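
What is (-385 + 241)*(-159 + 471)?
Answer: -44928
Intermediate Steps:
(-385 + 241)*(-159 + 471) = -144*312 = -44928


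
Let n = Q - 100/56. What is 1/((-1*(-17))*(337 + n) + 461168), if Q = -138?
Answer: 14/6503289 ≈ 2.1528e-6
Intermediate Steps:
n = -1957/14 (n = -138 - 100/56 = -138 - 1*25/14 = -138 - 25/14 = -1957/14 ≈ -139.79)
1/((-1*(-17))*(337 + n) + 461168) = 1/((-1*(-17))*(337 - 1957/14) + 461168) = 1/(17*(2761/14) + 461168) = 1/(46937/14 + 461168) = 1/(6503289/14) = 14/6503289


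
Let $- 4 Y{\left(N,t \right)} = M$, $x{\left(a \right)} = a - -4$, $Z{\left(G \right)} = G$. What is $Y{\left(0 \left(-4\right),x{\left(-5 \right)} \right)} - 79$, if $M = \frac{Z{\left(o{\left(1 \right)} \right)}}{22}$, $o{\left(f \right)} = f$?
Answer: $- \frac{6953}{88} \approx -79.011$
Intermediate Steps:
$x{\left(a \right)} = 4 + a$ ($x{\left(a \right)} = a + 4 = 4 + a$)
$M = \frac{1}{22}$ ($M = 1 \cdot \frac{1}{22} = \frac{1}{22} \approx 0.045455$)
$Y{\left(N,t \right)} = - \frac{1}{88}$ ($Y{\left(N,t \right)} = \left(- \frac{1}{4}\right) \frac{1}{22} = - \frac{1}{88}$)
$Y{\left(0 \left(-4\right),x{\left(-5 \right)} \right)} - 79 = - \frac{1}{88} - 79 = - \frac{6953}{88}$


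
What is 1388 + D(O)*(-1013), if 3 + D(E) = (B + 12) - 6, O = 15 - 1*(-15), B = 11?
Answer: -12794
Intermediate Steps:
O = 30 (O = 15 + 15 = 30)
D(E) = 14 (D(E) = -3 + ((11 + 12) - 6) = -3 + (23 - 6) = -3 + 17 = 14)
1388 + D(O)*(-1013) = 1388 + 14*(-1013) = 1388 - 14182 = -12794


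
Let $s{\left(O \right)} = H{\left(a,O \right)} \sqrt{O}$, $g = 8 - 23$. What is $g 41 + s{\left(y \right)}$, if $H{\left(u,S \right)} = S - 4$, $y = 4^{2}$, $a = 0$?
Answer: $-567$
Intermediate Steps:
$y = 16$
$H{\left(u,S \right)} = -4 + S$
$g = -15$
$s{\left(O \right)} = \sqrt{O} \left(-4 + O\right)$ ($s{\left(O \right)} = \left(-4 + O\right) \sqrt{O} = \sqrt{O} \left(-4 + O\right)$)
$g 41 + s{\left(y \right)} = \left(-15\right) 41 + \sqrt{16} \left(-4 + 16\right) = -615 + 4 \cdot 12 = -615 + 48 = -567$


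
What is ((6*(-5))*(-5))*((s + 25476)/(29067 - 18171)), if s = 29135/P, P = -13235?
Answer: 1685728625/4806952 ≈ 350.69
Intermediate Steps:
s = -5827/2647 (s = 29135/(-13235) = 29135*(-1/13235) = -5827/2647 ≈ -2.2014)
((6*(-5))*(-5))*((s + 25476)/(29067 - 18171)) = ((6*(-5))*(-5))*((-5827/2647 + 25476)/(29067 - 18171)) = (-30*(-5))*((67429145/2647)/10896) = 150*((67429145/2647)*(1/10896)) = 150*(67429145/28841712) = 1685728625/4806952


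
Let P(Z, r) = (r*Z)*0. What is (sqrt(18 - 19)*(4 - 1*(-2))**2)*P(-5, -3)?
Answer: 0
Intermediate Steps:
P(Z, r) = 0 (P(Z, r) = (Z*r)*0 = 0)
(sqrt(18 - 19)*(4 - 1*(-2))**2)*P(-5, -3) = (sqrt(18 - 19)*(4 - 1*(-2))**2)*0 = (sqrt(-1)*(4 + 2)**2)*0 = (I*6**2)*0 = (I*36)*0 = (36*I)*0 = 0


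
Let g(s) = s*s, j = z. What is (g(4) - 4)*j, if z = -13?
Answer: -156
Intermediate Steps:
j = -13
g(s) = s²
(g(4) - 4)*j = (4² - 4)*(-13) = (16 - 4)*(-13) = 12*(-13) = -156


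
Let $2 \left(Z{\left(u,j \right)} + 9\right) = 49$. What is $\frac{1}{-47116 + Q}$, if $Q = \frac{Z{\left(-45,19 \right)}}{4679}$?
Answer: $- \frac{9358}{440911497} \approx -2.1224 \cdot 10^{-5}$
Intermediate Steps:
$Z{\left(u,j \right)} = \frac{31}{2}$ ($Z{\left(u,j \right)} = -9 + \frac{1}{2} \cdot 49 = -9 + \frac{49}{2} = \frac{31}{2}$)
$Q = \frac{31}{9358}$ ($Q = \frac{31}{2 \cdot 4679} = \frac{31}{2} \cdot \frac{1}{4679} = \frac{31}{9358} \approx 0.0033127$)
$\frac{1}{-47116 + Q} = \frac{1}{-47116 + \frac{31}{9358}} = \frac{1}{- \frac{440911497}{9358}} = - \frac{9358}{440911497}$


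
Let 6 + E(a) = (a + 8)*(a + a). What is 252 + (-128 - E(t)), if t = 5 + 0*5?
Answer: 0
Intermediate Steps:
t = 5 (t = 5 + 0 = 5)
E(a) = -6 + 2*a*(8 + a) (E(a) = -6 + (a + 8)*(a + a) = -6 + (8 + a)*(2*a) = -6 + 2*a*(8 + a))
252 + (-128 - E(t)) = 252 + (-128 - (-6 + 2*5² + 16*5)) = 252 + (-128 - (-6 + 2*25 + 80)) = 252 + (-128 - (-6 + 50 + 80)) = 252 + (-128 - 1*124) = 252 + (-128 - 124) = 252 - 252 = 0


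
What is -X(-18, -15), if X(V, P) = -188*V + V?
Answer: -3366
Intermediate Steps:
X(V, P) = -187*V
-X(-18, -15) = -(-187)*(-18) = -1*3366 = -3366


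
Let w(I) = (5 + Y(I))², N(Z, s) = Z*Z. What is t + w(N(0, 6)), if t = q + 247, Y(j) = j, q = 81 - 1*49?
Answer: 304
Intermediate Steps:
q = 32 (q = 81 - 49 = 32)
N(Z, s) = Z²
w(I) = (5 + I)²
t = 279 (t = 32 + 247 = 279)
t + w(N(0, 6)) = 279 + (5 + 0²)² = 279 + (5 + 0)² = 279 + 5² = 279 + 25 = 304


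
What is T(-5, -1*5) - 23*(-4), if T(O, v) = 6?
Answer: 98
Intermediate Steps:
T(-5, -1*5) - 23*(-4) = 6 - 23*(-4) = 6 + 92 = 98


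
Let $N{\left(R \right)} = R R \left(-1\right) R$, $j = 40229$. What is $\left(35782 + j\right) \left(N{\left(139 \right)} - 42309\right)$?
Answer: $-207352535208$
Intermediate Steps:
$N{\left(R \right)} = - R^{3}$ ($N{\left(R \right)} = R^{2} \left(-1\right) R = - R^{2} R = - R^{3}$)
$\left(35782 + j\right) \left(N{\left(139 \right)} - 42309\right) = \left(35782 + 40229\right) \left(- 139^{3} - 42309\right) = 76011 \left(\left(-1\right) 2685619 - 42309\right) = 76011 \left(-2685619 - 42309\right) = 76011 \left(-2727928\right) = -207352535208$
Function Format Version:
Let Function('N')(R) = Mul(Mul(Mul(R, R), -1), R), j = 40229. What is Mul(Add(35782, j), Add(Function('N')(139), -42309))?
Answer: -207352535208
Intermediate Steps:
Function('N')(R) = Mul(-1, Pow(R, 3)) (Function('N')(R) = Mul(Mul(Pow(R, 2), -1), R) = Mul(Mul(-1, Pow(R, 2)), R) = Mul(-1, Pow(R, 3)))
Mul(Add(35782, j), Add(Function('N')(139), -42309)) = Mul(Add(35782, 40229), Add(Mul(-1, Pow(139, 3)), -42309)) = Mul(76011, Add(Mul(-1, 2685619), -42309)) = Mul(76011, Add(-2685619, -42309)) = Mul(76011, -2727928) = -207352535208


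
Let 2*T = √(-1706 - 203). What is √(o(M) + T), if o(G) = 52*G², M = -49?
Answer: √(499408 + 2*I*√1909)/2 ≈ 353.34 + 0.030913*I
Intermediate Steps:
T = I*√1909/2 (T = √(-1706 - 203)/2 = √(-1909)/2 = (I*√1909)/2 = I*√1909/2 ≈ 21.846*I)
√(o(M) + T) = √(52*(-49)² + I*√1909/2) = √(52*2401 + I*√1909/2) = √(124852 + I*√1909/2)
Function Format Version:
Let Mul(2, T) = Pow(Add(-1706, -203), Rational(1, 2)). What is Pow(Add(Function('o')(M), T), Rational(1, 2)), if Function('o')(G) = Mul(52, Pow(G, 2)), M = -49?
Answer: Mul(Rational(1, 2), Pow(Add(499408, Mul(2, I, Pow(1909, Rational(1, 2)))), Rational(1, 2))) ≈ Add(353.34, Mul(0.030913, I))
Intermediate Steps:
T = Mul(Rational(1, 2), I, Pow(1909, Rational(1, 2))) (T = Mul(Rational(1, 2), Pow(Add(-1706, -203), Rational(1, 2))) = Mul(Rational(1, 2), Pow(-1909, Rational(1, 2))) = Mul(Rational(1, 2), Mul(I, Pow(1909, Rational(1, 2)))) = Mul(Rational(1, 2), I, Pow(1909, Rational(1, 2))) ≈ Mul(21.846, I))
Pow(Add(Function('o')(M), T), Rational(1, 2)) = Pow(Add(Mul(52, Pow(-49, 2)), Mul(Rational(1, 2), I, Pow(1909, Rational(1, 2)))), Rational(1, 2)) = Pow(Add(Mul(52, 2401), Mul(Rational(1, 2), I, Pow(1909, Rational(1, 2)))), Rational(1, 2)) = Pow(Add(124852, Mul(Rational(1, 2), I, Pow(1909, Rational(1, 2)))), Rational(1, 2))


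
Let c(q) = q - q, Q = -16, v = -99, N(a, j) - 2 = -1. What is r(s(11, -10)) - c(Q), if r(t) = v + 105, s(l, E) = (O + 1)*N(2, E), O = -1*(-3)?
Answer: 6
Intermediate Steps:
N(a, j) = 1 (N(a, j) = 2 - 1 = 1)
O = 3
s(l, E) = 4 (s(l, E) = (3 + 1)*1 = 4*1 = 4)
c(q) = 0
r(t) = 6 (r(t) = -99 + 105 = 6)
r(s(11, -10)) - c(Q) = 6 - 1*0 = 6 + 0 = 6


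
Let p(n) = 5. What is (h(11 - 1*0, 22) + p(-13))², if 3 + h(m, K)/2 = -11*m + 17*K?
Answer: 255025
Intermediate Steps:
h(m, K) = -6 - 22*m + 34*K (h(m, K) = -6 + 2*(-11*m + 17*K) = -6 + (-22*m + 34*K) = -6 - 22*m + 34*K)
(h(11 - 1*0, 22) + p(-13))² = ((-6 - 22*(11 - 1*0) + 34*22) + 5)² = ((-6 - 22*(11 + 0) + 748) + 5)² = ((-6 - 22*11 + 748) + 5)² = ((-6 - 242 + 748) + 5)² = (500 + 5)² = 505² = 255025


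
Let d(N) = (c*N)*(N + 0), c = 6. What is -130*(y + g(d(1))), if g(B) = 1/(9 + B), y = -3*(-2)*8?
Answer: -18746/3 ≈ -6248.7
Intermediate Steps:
y = 48 (y = 6*8 = 48)
d(N) = 6*N² (d(N) = (6*N)*(N + 0) = (6*N)*N = 6*N²)
-130*(y + g(d(1))) = -130*(48 + 1/(9 + 6*1²)) = -130*(48 + 1/(9 + 6*1)) = -130*(48 + 1/(9 + 6)) = -130*(48 + 1/15) = -130*721/15 = -18746/3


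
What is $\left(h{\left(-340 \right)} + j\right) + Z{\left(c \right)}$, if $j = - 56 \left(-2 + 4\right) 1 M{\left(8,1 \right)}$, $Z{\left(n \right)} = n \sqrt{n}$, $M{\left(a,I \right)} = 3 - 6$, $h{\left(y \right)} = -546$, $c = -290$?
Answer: $-210 - 290 i \sqrt{290} \approx -210.0 - 4938.5 i$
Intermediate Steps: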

Instructions to follow:
In the entries above, find the line with "Answer: -44928" and the line with "Answer: $-567$", then restate word for word both of them and every line between, with nothing more.

Task solution:
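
Answer: -44928
Intermediate Steps:
(-385 + 241)*(-159 + 471) = -144*312 = -44928


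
Let n = Q - 100/56. What is 1/((-1*(-17))*(337 + n) + 461168), if Q = -138?
Answer: 14/6503289 ≈ 2.1528e-6
Intermediate Steps:
n = -1957/14 (n = -138 - 100/56 = -138 - 1*25/14 = -138 - 25/14 = -1957/14 ≈ -139.79)
1/((-1*(-17))*(337 + n) + 461168) = 1/((-1*(-17))*(337 - 1957/14) + 461168) = 1/(17*(2761/14) + 461168) = 1/(46937/14 + 461168) = 1/(6503289/14) = 14/6503289


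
Let $- 4 Y{\left(N,t \right)} = M$, $x{\left(a \right)} = a - -4$, $Z{\left(G \right)} = G$. What is $Y{\left(0 \left(-4\right),x{\left(-5 \right)} \right)} - 79$, if $M = \frac{Z{\left(o{\left(1 \right)} \right)}}{22}$, $o{\left(f \right)} = f$?
Answer: $- \frac{6953}{88} \approx -79.011$
Intermediate Steps:
$x{\left(a \right)} = 4 + a$ ($x{\left(a \right)} = a + 4 = 4 + a$)
$M = \frac{1}{22}$ ($M = 1 \cdot \frac{1}{22} = \frac{1}{22} \approx 0.045455$)
$Y{\left(N,t \right)} = - \frac{1}{88}$ ($Y{\left(N,t \right)} = \left(- \frac{1}{4}\right) \frac{1}{22} = - \frac{1}{88}$)
$Y{\left(0 \left(-4\right),x{\left(-5 \right)} \right)} - 79 = - \frac{1}{88} - 79 = - \frac{6953}{88}$


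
What is 1388 + D(O)*(-1013), if 3 + D(E) = (B + 12) - 6, O = 15 - 1*(-15), B = 11?
Answer: -12794
Intermediate Steps:
O = 30 (O = 15 + 15 = 30)
D(E) = 14 (D(E) = -3 + ((11 + 12) - 6) = -3 + (23 - 6) = -3 + 17 = 14)
1388 + D(O)*(-1013) = 1388 + 14*(-1013) = 1388 - 14182 = -12794


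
Let $s{\left(O \right)} = H{\left(a,O \right)} \sqrt{O}$, $g = 8 - 23$. What is $g 41 + s{\left(y \right)}$, if $H{\left(u,S \right)} = S - 4$, $y = 4^{2}$, $a = 0$?
Answer: $-567$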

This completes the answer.